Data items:
Start of Block

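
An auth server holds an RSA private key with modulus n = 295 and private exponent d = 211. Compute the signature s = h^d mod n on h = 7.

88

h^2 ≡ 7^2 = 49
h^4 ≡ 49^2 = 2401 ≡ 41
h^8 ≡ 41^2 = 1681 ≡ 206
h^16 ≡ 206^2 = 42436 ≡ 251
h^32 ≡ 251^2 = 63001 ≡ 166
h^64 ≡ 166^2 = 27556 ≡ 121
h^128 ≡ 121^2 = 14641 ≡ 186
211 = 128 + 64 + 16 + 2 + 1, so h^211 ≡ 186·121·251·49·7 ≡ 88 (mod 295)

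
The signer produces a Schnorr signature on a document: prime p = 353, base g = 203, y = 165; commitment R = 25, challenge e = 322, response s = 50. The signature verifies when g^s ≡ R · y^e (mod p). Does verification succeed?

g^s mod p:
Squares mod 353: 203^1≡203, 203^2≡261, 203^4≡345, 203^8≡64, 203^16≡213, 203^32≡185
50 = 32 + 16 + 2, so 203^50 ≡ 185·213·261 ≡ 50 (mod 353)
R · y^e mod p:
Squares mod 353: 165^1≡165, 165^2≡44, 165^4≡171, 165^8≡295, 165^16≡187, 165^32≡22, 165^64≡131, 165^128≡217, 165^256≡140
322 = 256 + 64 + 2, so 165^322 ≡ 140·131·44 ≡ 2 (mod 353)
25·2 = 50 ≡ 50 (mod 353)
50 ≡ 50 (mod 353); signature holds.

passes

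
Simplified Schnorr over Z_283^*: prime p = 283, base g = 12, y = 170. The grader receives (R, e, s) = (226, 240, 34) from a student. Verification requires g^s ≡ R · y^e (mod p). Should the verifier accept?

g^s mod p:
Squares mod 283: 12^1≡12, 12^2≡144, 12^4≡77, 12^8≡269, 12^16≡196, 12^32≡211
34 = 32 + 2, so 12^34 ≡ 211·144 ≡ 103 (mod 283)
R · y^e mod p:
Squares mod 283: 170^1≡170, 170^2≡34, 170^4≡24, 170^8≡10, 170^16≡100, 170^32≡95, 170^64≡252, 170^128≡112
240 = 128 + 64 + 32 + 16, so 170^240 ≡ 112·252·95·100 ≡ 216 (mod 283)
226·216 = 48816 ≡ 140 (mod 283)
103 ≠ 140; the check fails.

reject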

End of Block

Problem to solve:
For each entry above, write out an exact copy.

Reply to the task:
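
An auth server holds an RSA private key with modulus n = 295 and private exponent d = 211. Compute the signature s = h^d mod n on h = 7.

88

h^2 ≡ 7^2 = 49
h^4 ≡ 49^2 = 2401 ≡ 41
h^8 ≡ 41^2 = 1681 ≡ 206
h^16 ≡ 206^2 = 42436 ≡ 251
h^32 ≡ 251^2 = 63001 ≡ 166
h^64 ≡ 166^2 = 27556 ≡ 121
h^128 ≡ 121^2 = 14641 ≡ 186
211 = 128 + 64 + 16 + 2 + 1, so h^211 ≡ 186·121·251·49·7 ≡ 88 (mod 295)

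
The signer produces a Schnorr signature on a document: prime p = 353, base g = 203, y = 165; commitment R = 25, challenge e = 322, response s = 50. The signature verifies when g^s ≡ R · y^e (mod p). Does verification succeed?

g^s mod p:
Squares mod 353: 203^1≡203, 203^2≡261, 203^4≡345, 203^8≡64, 203^16≡213, 203^32≡185
50 = 32 + 16 + 2, so 203^50 ≡ 185·213·261 ≡ 50 (mod 353)
R · y^e mod p:
Squares mod 353: 165^1≡165, 165^2≡44, 165^4≡171, 165^8≡295, 165^16≡187, 165^32≡22, 165^64≡131, 165^128≡217, 165^256≡140
322 = 256 + 64 + 2, so 165^322 ≡ 140·131·44 ≡ 2 (mod 353)
25·2 = 50 ≡ 50 (mod 353)
50 ≡ 50 (mod 353); signature holds.

passes

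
Simplified Schnorr over Z_283^*: prime p = 283, base g = 12, y = 170. The grader receives (R, e, s) = (226, 240, 34) from a student. Verification requires g^s ≡ R · y^e (mod p). Should the verifier accept?

g^s mod p:
Squares mod 283: 12^1≡12, 12^2≡144, 12^4≡77, 12^8≡269, 12^16≡196, 12^32≡211
34 = 32 + 2, so 12^34 ≡ 211·144 ≡ 103 (mod 283)
R · y^e mod p:
Squares mod 283: 170^1≡170, 170^2≡34, 170^4≡24, 170^8≡10, 170^16≡100, 170^32≡95, 170^64≡252, 170^128≡112
240 = 128 + 64 + 32 + 16, so 170^240 ≡ 112·252·95·100 ≡ 216 (mod 283)
226·216 = 48816 ≡ 140 (mod 283)
103 ≠ 140; the check fails.

reject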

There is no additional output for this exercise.